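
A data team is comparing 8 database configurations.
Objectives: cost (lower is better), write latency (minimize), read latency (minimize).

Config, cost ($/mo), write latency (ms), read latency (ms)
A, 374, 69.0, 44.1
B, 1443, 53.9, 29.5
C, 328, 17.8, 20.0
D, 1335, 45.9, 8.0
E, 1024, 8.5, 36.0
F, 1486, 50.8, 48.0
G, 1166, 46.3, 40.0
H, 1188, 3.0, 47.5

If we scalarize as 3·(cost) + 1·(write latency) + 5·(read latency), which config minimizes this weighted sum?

C

A: 3·374 + 1·69.0 + 5·44.1 = 1411.5
B: 3·1443 + 1·53.9 + 5·29.5 = 4530.4
C: 3·328 + 1·17.8 + 5·20.0 = 1101.8
D: 3·1335 + 1·45.9 + 5·8.0 = 4090.9
E: 3·1024 + 1·8.5 + 5·36.0 = 3260.5
F: 3·1486 + 1·50.8 + 5·48.0 = 4748.8
G: 3·1166 + 1·46.3 + 5·40.0 = 3744.3
H: 3·1188 + 1·3.0 + 5·47.5 = 3804.5
Lowest: C at 1101.8.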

### Work instruction
What you give back should be exactly the lines of the entries above from the one containing "D, 1335, 45.9, 8.0" to the end, and nothing more.

### Response to this exercise
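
D, 1335, 45.9, 8.0
E, 1024, 8.5, 36.0
F, 1486, 50.8, 48.0
G, 1166, 46.3, 40.0
H, 1188, 3.0, 47.5

If we scalarize as 3·(cost) + 1·(write latency) + 5·(read latency), which config minimizes this weighted sum?

C

A: 3·374 + 1·69.0 + 5·44.1 = 1411.5
B: 3·1443 + 1·53.9 + 5·29.5 = 4530.4
C: 3·328 + 1·17.8 + 5·20.0 = 1101.8
D: 3·1335 + 1·45.9 + 5·8.0 = 4090.9
E: 3·1024 + 1·8.5 + 5·36.0 = 3260.5
F: 3·1486 + 1·50.8 + 5·48.0 = 4748.8
G: 3·1166 + 1·46.3 + 5·40.0 = 3744.3
H: 3·1188 + 1·3.0 + 5·47.5 = 3804.5
Lowest: C at 1101.8.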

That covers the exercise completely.